__Directions__
Reproduce the entries below exactly, but only from the line containing "v = e1 - 1/5*e2" to the line containing "R1 = -131/6 - 172/9*e12 - 20*e13 - 41/4*e23", inclusive.

Stored items:

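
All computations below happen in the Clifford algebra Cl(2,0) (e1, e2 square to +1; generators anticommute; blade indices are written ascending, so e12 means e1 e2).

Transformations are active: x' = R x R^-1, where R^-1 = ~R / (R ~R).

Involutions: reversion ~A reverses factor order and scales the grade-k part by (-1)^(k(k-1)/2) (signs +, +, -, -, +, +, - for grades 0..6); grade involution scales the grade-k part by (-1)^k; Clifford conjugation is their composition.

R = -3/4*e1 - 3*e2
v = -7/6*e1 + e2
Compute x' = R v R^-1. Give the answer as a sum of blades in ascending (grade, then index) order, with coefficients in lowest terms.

~R = -3/4*e1 - 3*e2, and R ~R = 153/16, so R^-1 = ~R / (153/16).
R v = -17/8 - 17/4*e12
Answer: 3/2*e1 + 1/3*e2


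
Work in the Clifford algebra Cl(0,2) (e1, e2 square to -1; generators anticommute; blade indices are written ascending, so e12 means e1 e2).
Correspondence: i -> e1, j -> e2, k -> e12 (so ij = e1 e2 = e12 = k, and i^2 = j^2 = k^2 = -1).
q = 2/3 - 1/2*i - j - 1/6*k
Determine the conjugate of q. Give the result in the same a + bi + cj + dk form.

In blades: q = 2/3 - 1/2*e1 - e2 - 1/6*e12.
Conjugation here is Clifford conjugation: the scalar is fixed and the grade-1 and grade-2 blades all flip sign, giving 2/3 + 1/2*e1 + e2 + 1/6*e12; translating back:
Answer: 2/3 + 1/2*i + j + 1/6*k


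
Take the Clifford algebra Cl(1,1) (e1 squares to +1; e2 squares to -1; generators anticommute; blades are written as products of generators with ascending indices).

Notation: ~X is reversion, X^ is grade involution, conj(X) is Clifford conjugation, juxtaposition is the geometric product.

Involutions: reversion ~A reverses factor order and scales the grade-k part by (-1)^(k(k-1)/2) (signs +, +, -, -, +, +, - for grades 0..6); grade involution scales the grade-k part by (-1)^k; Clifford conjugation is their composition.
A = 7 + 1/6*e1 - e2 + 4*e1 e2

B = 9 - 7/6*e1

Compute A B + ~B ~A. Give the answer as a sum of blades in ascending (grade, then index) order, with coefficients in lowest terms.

first term: 2261/36 - 20/3*e1 - 13/3*e2 + 209/6*e1 e2
second term: 2261/36 - 20/3*e1 - 13/3*e2 - 209/6*e1 e2
Answer: 2261/18 - 40/3*e1 - 26/3*e2


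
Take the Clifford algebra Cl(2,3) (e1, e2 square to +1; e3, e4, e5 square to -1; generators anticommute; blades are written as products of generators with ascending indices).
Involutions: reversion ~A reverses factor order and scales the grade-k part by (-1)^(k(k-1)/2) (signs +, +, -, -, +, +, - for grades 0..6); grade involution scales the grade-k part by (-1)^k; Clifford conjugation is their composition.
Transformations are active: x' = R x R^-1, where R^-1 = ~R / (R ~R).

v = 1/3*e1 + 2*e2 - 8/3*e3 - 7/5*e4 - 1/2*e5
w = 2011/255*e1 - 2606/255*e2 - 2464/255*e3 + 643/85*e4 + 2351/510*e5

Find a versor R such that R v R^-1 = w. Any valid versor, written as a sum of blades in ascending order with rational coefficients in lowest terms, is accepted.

Reasoning: v^2 = w^2 = -521/100 since conjugation preserves the quadratic form; R = v + w = 2096/255*e1 - 2096/255*e2 - 1048/85*e3 + 524/85*e4 + 1048/255*e5 is then valid when invertible, keeping its own part and reversing (v - w)/2.
Answer: 2096/255*e1 - 2096/255*e2 - 1048/85*e3 + 524/85*e4 + 1048/255*e5


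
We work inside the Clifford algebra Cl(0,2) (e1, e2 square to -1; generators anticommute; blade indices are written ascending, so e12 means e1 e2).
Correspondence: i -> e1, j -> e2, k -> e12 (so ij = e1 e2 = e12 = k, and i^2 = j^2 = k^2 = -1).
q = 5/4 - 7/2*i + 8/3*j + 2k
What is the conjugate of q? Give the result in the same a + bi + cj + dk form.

In blades: q = 5/4 - 7/2*e1 + 8/3*e2 + 2*e12.
Conjugation here is Clifford conjugation: the scalar is fixed and the grade-1 and grade-2 blades all flip sign, giving 5/4 + 7/2*e1 - 8/3*e2 - 2*e12; translating back:
Answer: 5/4 + 7/2*i - 8/3*j - 2k


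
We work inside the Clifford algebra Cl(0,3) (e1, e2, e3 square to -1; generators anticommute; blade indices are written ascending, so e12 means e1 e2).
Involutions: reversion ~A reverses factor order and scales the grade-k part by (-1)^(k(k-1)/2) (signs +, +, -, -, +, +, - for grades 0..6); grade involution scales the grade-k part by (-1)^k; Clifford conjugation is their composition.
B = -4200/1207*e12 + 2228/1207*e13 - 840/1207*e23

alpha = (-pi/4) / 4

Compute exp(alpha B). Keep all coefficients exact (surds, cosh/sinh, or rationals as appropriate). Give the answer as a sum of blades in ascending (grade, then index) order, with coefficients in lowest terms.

B^2 term by term: the squares give (-4200/1207)^2*(e12)^2 + (2228/1207)^2*(e13)^2 + (-840/1207)^2*(e23)^2 = 17640000/1456849*(-1) + 4963984/1456849*(-1) + 705600/1456849*(-1) = -16 (each basis 2-blade squares to minus the product of its generators' squares); cross terms between blades sharing an index anticommute and cancel. So B^2 = -16.
B^2 = -16 — since the square is negative, the closed form is circular: l = 4, alpha*l = -pi/4, so exp(alpha B) = cos(-pi/4) + (sin(-pi/4)/4)*B = sqrt(2)/2 + (-sqrt(2)/8)*B.
Answer: sqrt(2)/2 + 525*sqrt(2)/1207*e12 - 557*sqrt(2)/2414*e13 + 105*sqrt(2)/1207*e23


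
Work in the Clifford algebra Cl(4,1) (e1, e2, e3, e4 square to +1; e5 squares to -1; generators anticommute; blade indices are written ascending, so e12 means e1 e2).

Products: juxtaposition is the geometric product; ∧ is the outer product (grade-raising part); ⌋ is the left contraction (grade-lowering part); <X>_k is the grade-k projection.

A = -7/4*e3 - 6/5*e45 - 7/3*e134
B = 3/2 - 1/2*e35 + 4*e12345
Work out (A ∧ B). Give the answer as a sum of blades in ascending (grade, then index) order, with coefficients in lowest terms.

step 1: -21/8*e3 - 9/5*e45 - 7/2*e134
Answer: -21/8*e3 - 9/5*e45 - 7/2*e134


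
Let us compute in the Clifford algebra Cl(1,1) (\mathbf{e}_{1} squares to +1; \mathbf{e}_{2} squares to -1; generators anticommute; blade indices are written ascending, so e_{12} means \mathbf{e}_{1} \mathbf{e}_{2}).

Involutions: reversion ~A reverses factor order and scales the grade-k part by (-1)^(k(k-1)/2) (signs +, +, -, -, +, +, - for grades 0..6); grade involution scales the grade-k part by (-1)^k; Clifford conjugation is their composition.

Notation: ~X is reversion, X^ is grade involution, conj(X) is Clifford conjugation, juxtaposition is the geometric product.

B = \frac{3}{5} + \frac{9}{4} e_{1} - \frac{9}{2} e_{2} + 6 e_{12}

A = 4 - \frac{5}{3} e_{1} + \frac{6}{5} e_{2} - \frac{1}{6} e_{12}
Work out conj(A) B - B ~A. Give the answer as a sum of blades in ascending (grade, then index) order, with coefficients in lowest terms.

first term: \frac{7}{4} + \frac{71}{20} e_{1} - \frac{1819}{200} e_{2} + \frac{193}{10} e_{12}
second term: \frac{101}{20} + \frac{1}{20} e_{1} - \frac{1381}{200} e_{2} + \frac{193}{10} e_{12}
Answer: -\frac{33}{10} + \frac{7}{2} e_{1} - \frac{219}{100} e_{2}


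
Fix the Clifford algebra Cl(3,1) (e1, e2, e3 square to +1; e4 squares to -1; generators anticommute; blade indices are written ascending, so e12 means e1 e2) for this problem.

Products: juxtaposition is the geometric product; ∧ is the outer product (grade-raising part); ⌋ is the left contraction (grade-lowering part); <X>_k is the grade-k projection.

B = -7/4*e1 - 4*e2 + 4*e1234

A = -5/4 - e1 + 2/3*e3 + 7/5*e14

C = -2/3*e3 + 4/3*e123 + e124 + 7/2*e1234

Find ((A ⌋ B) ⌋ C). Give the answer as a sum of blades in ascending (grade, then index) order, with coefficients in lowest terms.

step 1: 7/4 + 35/16*e1 + 5*e2 + 28/5*e23 + 8/3*e124 - 4*e234 - 5*e1234
step 2: 121/6 + 98/15*e1 - 21/2*e3 - 20/3*e13 - 123/5*e14 + 35/12*e23 + 35/16*e24 + 7/3*e123 + 7/4*e124 - 35/2*e134 + 245/32*e234 + 49/8*e1234
Answer: 121/6 + 98/15*e1 - 21/2*e3 - 20/3*e13 - 123/5*e14 + 35/12*e23 + 35/16*e24 + 7/3*e123 + 7/4*e124 - 35/2*e134 + 245/32*e234 + 49/8*e1234


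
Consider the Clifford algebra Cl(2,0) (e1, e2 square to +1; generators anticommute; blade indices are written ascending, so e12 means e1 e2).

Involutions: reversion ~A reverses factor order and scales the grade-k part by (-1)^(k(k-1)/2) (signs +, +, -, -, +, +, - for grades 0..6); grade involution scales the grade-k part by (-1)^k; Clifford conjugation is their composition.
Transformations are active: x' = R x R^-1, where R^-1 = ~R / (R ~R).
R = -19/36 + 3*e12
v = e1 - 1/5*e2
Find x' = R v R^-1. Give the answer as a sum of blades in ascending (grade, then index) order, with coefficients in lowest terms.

~R = -19/36 - 3*e12, and R ~R = 12025/1296, so R^-1 = ~R / (12025/1296).
R v = -203/180*e1 - 521/180*e2
Answer: -52411/60125*e1 + 31823/60125*e2


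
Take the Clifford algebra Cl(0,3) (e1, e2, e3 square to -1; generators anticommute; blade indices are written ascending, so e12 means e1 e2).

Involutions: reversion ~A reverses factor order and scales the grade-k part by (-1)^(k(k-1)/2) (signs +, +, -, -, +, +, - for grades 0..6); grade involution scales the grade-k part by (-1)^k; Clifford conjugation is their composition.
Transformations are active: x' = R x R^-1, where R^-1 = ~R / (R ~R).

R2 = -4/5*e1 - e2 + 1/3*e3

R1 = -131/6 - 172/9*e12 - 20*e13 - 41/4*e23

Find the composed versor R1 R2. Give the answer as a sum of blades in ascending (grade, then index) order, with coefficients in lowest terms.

Distribute over the terms of R2 (each basis-blade product reordered to ascending indices, repeated generators contracted through their squares):
R1 (-4/5*e1) = 262/15*e1 + 688/45*e2 + 16*e3 + 41/5*e123
R1 (-e2) = -172/9*e1 + 131/6*e2 + 41/4*e3 - 20*e123
R1 (1/3*e3) = 20/3*e1 + 41/12*e2 - 131/18*e3 - 172/27*e123
Summing the partial products and collecting blades:
Answer: 226/45*e1 + 7297/180*e2 + 683/36*e3 - 2453/135*e123


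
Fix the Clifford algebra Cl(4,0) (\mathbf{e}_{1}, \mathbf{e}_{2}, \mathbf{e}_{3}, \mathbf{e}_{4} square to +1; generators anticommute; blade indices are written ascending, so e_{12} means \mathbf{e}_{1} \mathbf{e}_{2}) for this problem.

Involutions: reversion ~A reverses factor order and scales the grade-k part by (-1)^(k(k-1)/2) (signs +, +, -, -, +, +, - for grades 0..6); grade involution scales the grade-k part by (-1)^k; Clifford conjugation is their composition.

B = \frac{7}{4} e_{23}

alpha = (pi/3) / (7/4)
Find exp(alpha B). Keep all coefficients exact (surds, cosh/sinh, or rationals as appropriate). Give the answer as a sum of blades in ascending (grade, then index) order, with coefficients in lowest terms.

B^2 = (\frac{7}{4})^2*(e_{23})^2 = \frac{49}{16}*(-1) = -\frac{49}{16} (a basis 2-blade squares to minus the product of its generators' squares).
B^2 = -\frac{49}{16} — B^2 < 0, so the exponential closes trigonometrically: l = \frac{7}{4}, alpha*l = \frac{\pi}{3}, so exp(alpha B) = cos(\frac{\pi}{3}) + (sin(\frac{\pi}{3})/(\frac{7}{4}))*B = \frac{1}{2} + (\frac{2 \sqrt{3}}{7})*B.
Answer: \frac{1}{2} + \frac{\sqrt{3}}{2} e_{23}


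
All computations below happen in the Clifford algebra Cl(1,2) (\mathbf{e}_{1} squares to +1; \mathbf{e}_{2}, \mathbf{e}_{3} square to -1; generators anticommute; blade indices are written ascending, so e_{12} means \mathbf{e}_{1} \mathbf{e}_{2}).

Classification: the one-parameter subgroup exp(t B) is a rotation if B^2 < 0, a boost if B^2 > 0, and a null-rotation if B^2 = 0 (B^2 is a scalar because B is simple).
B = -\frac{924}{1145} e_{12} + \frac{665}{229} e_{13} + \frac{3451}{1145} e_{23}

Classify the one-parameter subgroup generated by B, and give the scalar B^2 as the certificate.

B^2 term by term: the squares give (-\frac{924}{1145})^2*(e_{12})^2 + (\frac{665}{229})^2*(e_{13})^2 + (\frac{3451}{1145})^2*(e_{23})^2 = \frac{853776}{1311025}*(+1) + \frac{442225}{52441}*(+1) + \frac{11909401}{1311025}*(-1) = 0 (each basis 2-blade squares to minus the product of its generators' squares); cross terms between blades sharing an index anticommute and cancel. So B^2 = 0.
Answer: null-rotation, certificate B^2 = 0. No conjugation can change B^2 = 0; the sign gives the class.


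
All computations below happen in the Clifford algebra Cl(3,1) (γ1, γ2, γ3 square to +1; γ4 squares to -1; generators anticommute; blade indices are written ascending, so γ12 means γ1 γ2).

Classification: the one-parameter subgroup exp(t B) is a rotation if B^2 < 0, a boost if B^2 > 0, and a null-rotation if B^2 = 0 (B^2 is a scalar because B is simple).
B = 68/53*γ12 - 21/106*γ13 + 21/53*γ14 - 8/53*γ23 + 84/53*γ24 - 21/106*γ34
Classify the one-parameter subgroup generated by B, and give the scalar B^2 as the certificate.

B^2 term by term: the squares give (68/53)^2*(γ12)^2 + (-21/106)^2*(γ13)^2 + (21/53)^2*(γ14)^2 + (-8/53)^2*(γ23)^2 + (84/53)^2*(γ24)^2 + (-21/106)^2*(γ34)^2 = 4624/2809*(-1) + 441/11236*(-1) + 441/2809*(+1) + 64/2809*(-1) + 7056/2809*(+1) + 441/11236*(+1) = 1 (each basis 2-blade squares to minus the product of its generators' squares); cross terms between blades sharing an index anticommute and cancel; the commuting (index-disjoint) pairs give grade-4 terms 2*c*c'*(blade product), which cancel blade by blade — γ1234: -1428/2809 + 1764/2809 - 336/2809 = 0 — confirming B is simple. So B^2 = 1.
Answer: boost, certificate B^2 = 1. B^2 = 1 is basis-independent, so its sign is the whole story.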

__Task output__
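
v = e1 - 1/5*e2
Find x' = R v R^-1. Give the answer as a sum of blades in ascending (grade, then index) order, with coefficients in lowest terms.

~R = -19/36 - 3*e12, and R ~R = 12025/1296, so R^-1 = ~R / (12025/1296).
R v = -203/180*e1 - 521/180*e2
Answer: -52411/60125*e1 + 31823/60125*e2


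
Take the Clifford algebra Cl(0,3) (e1, e2, e3 square to -1; generators anticommute; blade indices are written ascending, so e12 means e1 e2).

Involutions: reversion ~A reverses factor order and scales the grade-k part by (-1)^(k(k-1)/2) (signs +, +, -, -, +, +, - for grades 0..6); grade involution scales the grade-k part by (-1)^k; Clifford conjugation is their composition.
Transformations are active: x' = R x R^-1, where R^-1 = ~R / (R ~R).

R2 = -4/5*e1 - e2 + 1/3*e3

R1 = -131/6 - 172/9*e12 - 20*e13 - 41/4*e23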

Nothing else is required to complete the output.